# What the task requires
In the entries below, find the line with "w-18 — ward = ward 1; outcome: recovered" and the line with "w-37 — ward". Return those two lines and all lines between them, exactly.

☆ ☆ ☆ ☆

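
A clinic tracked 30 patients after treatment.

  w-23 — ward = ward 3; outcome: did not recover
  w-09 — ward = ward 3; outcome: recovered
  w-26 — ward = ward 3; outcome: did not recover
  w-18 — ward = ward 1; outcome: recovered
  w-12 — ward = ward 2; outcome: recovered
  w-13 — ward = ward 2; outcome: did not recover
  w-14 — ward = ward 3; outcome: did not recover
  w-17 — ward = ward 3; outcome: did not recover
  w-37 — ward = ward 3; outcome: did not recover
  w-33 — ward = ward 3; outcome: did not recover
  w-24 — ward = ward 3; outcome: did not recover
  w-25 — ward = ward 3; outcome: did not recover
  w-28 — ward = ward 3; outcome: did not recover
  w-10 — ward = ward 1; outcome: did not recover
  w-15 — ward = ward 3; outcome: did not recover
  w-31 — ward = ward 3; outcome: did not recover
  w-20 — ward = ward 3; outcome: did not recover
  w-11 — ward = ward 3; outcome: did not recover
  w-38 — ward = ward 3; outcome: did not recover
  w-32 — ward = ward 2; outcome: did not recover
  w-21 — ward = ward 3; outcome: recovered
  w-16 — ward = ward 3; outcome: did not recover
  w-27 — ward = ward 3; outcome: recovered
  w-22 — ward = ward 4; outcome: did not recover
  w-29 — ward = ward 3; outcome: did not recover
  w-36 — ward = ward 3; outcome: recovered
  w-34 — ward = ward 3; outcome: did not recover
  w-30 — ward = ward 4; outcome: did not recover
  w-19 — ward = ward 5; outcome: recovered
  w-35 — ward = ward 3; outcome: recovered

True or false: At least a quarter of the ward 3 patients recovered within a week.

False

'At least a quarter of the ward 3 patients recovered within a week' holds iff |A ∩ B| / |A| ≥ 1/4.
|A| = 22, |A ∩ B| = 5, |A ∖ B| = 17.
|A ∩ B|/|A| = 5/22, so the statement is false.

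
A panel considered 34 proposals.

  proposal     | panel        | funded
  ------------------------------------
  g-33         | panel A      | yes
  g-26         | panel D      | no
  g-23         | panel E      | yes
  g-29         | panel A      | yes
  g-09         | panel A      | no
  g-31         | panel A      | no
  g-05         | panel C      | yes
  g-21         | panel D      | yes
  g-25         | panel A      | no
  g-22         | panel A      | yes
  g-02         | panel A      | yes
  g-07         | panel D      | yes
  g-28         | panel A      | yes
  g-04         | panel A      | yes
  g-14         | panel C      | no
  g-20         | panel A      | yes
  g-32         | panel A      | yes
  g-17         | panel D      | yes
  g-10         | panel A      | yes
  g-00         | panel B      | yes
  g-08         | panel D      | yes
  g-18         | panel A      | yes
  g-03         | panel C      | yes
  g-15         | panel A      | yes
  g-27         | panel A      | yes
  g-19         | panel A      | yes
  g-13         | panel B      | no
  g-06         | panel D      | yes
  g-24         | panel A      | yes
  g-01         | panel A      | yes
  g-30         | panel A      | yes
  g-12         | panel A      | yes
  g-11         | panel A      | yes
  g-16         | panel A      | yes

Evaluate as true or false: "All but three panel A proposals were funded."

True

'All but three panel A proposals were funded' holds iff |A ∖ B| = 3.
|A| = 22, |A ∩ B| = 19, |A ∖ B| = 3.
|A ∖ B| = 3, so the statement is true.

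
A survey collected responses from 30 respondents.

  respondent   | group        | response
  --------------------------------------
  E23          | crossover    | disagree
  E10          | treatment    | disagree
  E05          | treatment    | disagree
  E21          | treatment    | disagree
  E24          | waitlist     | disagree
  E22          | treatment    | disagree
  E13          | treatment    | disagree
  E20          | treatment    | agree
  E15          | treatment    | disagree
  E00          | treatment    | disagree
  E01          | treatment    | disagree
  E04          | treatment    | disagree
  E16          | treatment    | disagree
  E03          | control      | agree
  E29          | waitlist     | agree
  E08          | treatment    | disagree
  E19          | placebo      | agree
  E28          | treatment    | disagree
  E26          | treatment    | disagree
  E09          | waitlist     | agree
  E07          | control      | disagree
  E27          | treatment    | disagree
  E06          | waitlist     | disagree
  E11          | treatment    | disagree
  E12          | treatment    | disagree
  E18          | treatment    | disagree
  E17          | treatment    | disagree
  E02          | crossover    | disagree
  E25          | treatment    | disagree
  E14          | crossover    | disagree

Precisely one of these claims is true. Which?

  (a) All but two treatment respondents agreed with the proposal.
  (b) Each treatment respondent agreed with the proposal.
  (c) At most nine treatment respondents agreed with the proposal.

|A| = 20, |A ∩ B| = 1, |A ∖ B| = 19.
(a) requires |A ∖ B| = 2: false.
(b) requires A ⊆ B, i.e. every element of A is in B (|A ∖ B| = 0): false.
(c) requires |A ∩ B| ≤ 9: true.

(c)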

☆ ☆ ☆ ☆

# Your solution
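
  w-18 — ward = ward 1; outcome: recovered
  w-12 — ward = ward 2; outcome: recovered
  w-13 — ward = ward 2; outcome: did not recover
  w-14 — ward = ward 3; outcome: did not recover
  w-17 — ward = ward 3; outcome: did not recover
  w-37 — ward = ward 3; outcome: did not recover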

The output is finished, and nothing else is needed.